→ Task prompt: Gather, from the listing beneath this task, every line holding the string "Initially".

Information provided below:

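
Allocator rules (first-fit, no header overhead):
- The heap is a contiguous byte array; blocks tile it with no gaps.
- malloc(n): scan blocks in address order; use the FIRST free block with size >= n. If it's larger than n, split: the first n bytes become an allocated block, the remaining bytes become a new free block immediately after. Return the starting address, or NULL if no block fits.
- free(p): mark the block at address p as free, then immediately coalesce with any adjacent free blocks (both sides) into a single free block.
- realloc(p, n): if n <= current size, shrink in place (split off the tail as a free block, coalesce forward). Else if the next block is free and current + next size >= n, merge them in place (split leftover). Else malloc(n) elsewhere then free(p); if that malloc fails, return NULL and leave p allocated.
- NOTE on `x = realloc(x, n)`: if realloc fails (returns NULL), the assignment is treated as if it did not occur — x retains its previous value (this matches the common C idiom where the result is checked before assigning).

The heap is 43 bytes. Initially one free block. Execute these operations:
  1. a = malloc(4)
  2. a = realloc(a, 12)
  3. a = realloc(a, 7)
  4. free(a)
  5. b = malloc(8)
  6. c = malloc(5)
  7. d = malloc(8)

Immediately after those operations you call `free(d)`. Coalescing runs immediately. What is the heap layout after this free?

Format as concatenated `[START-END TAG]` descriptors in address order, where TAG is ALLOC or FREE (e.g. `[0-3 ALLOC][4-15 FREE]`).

Op 1: a = malloc(4) -> a = 0; heap: [0-3 ALLOC][4-42 FREE]
Op 2: a = realloc(a, 12) -> a = 0; heap: [0-11 ALLOC][12-42 FREE]
Op 3: a = realloc(a, 7) -> a = 0; heap: [0-6 ALLOC][7-42 FREE]
Op 4: free(a) -> (freed a); heap: [0-42 FREE]
Op 5: b = malloc(8) -> b = 0; heap: [0-7 ALLOC][8-42 FREE]
Op 6: c = malloc(5) -> c = 8; heap: [0-7 ALLOC][8-12 ALLOC][13-42 FREE]
Op 7: d = malloc(8) -> d = 13; heap: [0-7 ALLOC][8-12 ALLOC][13-20 ALLOC][21-42 FREE]
free(d): d = 13 -> block [13-20 ALLOC]; mark free, coalesce with adjacent free neighbors -> [0-7 ALLOC][8-12 ALLOC][13-42 FREE]

Answer: [0-7 ALLOC][8-12 ALLOC][13-42 FREE]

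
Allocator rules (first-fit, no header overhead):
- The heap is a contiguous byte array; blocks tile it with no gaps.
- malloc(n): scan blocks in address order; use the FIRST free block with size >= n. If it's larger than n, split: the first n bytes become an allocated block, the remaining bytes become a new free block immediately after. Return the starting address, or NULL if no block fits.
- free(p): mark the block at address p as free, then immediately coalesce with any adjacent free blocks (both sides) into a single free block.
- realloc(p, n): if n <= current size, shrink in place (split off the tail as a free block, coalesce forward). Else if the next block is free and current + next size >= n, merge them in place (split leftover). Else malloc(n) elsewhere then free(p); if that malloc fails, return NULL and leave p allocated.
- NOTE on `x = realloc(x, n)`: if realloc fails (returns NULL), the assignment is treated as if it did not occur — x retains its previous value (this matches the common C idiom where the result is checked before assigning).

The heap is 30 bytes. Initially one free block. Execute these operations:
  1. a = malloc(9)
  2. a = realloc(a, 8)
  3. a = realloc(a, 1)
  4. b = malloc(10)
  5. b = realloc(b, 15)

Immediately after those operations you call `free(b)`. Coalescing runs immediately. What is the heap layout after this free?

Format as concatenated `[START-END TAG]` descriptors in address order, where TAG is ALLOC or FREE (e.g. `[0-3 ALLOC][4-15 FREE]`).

Op 1: a = malloc(9) -> a = 0; heap: [0-8 ALLOC][9-29 FREE]
Op 2: a = realloc(a, 8) -> a = 0; heap: [0-7 ALLOC][8-29 FREE]
Op 3: a = realloc(a, 1) -> a = 0; heap: [0-0 ALLOC][1-29 FREE]
Op 4: b = malloc(10) -> b = 1; heap: [0-0 ALLOC][1-10 ALLOC][11-29 FREE]
Op 5: b = realloc(b, 15) -> b = 1; heap: [0-0 ALLOC][1-15 ALLOC][16-29 FREE]
free(b): b = 1 -> block [1-15 ALLOC]; mark free, coalesce with adjacent free neighbors -> [0-0 ALLOC][1-29 FREE]

Answer: [0-0 ALLOC][1-29 FREE]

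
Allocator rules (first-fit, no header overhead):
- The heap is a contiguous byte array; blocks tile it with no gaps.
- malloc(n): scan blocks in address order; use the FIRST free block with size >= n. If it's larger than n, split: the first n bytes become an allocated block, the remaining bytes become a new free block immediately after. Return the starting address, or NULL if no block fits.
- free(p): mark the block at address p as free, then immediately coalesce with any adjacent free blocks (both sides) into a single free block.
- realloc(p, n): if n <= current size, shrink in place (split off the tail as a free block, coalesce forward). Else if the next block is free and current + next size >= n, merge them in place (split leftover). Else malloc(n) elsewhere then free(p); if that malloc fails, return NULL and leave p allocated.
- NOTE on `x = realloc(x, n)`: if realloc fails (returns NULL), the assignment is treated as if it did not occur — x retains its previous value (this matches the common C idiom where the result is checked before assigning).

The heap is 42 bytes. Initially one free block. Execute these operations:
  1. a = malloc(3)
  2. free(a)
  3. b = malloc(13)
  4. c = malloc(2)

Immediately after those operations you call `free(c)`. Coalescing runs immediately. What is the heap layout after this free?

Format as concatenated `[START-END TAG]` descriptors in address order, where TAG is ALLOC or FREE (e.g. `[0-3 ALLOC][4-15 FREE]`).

Answer: [0-12 ALLOC][13-41 FREE]

Derivation:
Op 1: a = malloc(3) -> a = 0; heap: [0-2 ALLOC][3-41 FREE]
Op 2: free(a) -> (freed a); heap: [0-41 FREE]
Op 3: b = malloc(13) -> b = 0; heap: [0-12 ALLOC][13-41 FREE]
Op 4: c = malloc(2) -> c = 13; heap: [0-12 ALLOC][13-14 ALLOC][15-41 FREE]
free(c): c = 13 -> block [13-14 ALLOC]; mark free, coalesce with adjacent free neighbors -> [0-12 ALLOC][13-41 FREE]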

End of Information provided.

→ Answer to the exercise:
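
The heap is 43 bytes. Initially one free block. Execute these operations:
The heap is 30 bytes. Initially one free block. Execute these operations:
The heap is 42 bytes. Initially one free block. Execute these operations: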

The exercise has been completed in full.